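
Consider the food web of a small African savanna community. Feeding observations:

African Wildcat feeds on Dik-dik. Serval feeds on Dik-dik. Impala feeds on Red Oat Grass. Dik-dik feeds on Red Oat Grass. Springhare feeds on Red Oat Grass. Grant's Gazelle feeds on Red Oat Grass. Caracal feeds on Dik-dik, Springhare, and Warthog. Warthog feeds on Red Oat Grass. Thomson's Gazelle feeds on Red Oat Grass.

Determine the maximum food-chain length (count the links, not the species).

One longest chain: Red Oat Grass → Warthog → Caracal.
It has 3 species and 2 links.

2 links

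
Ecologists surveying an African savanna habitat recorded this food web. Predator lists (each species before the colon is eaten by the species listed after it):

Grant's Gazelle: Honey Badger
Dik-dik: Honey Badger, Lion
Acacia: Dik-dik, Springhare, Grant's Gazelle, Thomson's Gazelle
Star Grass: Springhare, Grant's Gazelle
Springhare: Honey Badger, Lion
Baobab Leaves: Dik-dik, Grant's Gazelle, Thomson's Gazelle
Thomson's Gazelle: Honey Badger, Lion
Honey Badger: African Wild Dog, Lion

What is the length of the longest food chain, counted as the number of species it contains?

One longest chain: Acacia → Dik-dik → Honey Badger → African Wild Dog.
It has 4 species and 3 links.

4 species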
=-=-=
• [REQUIRED WORK] Print exactly the lines above from the one with "Star Grass: Springhare, Grant's Gazelle" to the one with "Honey Badger: African Wild Dog, Lion", including both.

• [SOLVED PROBLEM]
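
Star Grass: Springhare, Grant's Gazelle
Springhare: Honey Badger, Lion
Baobab Leaves: Dik-dik, Grant's Gazelle, Thomson's Gazelle
Thomson's Gazelle: Honey Badger, Lion
Honey Badger: African Wild Dog, Lion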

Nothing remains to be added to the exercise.